Collected data:

Start of Block

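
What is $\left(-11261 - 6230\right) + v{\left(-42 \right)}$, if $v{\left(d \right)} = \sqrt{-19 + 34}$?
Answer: $-17491 + \sqrt{15} \approx -17487.0$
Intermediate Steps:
$v{\left(d \right)} = \sqrt{15}$
$\left(-11261 - 6230\right) + v{\left(-42 \right)} = \left(-11261 - 6230\right) + \sqrt{15} = -17491 + \sqrt{15}$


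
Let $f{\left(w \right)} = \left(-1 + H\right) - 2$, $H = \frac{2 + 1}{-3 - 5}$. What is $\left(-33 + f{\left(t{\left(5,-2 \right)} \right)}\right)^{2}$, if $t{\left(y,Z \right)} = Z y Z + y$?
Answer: $\frac{84681}{64} \approx 1323.1$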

End of Block

Return only those lines that run from the one containing "Answer: $-17491 +" through the end of the entries, keeping each exactly as written.

Solved problem
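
Answer: $-17491 + \sqrt{15} \approx -17487.0$
Intermediate Steps:
$v{\left(d \right)} = \sqrt{15}$
$\left(-11261 - 6230\right) + v{\left(-42 \right)} = \left(-11261 - 6230\right) + \sqrt{15} = -17491 + \sqrt{15}$


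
Let $f{\left(w \right)} = \left(-1 + H\right) - 2$, $H = \frac{2 + 1}{-3 - 5}$. What is $\left(-33 + f{\left(t{\left(5,-2 \right)} \right)}\right)^{2}$, if $t{\left(y,Z \right)} = Z y Z + y$?
Answer: $\frac{84681}{64} \approx 1323.1$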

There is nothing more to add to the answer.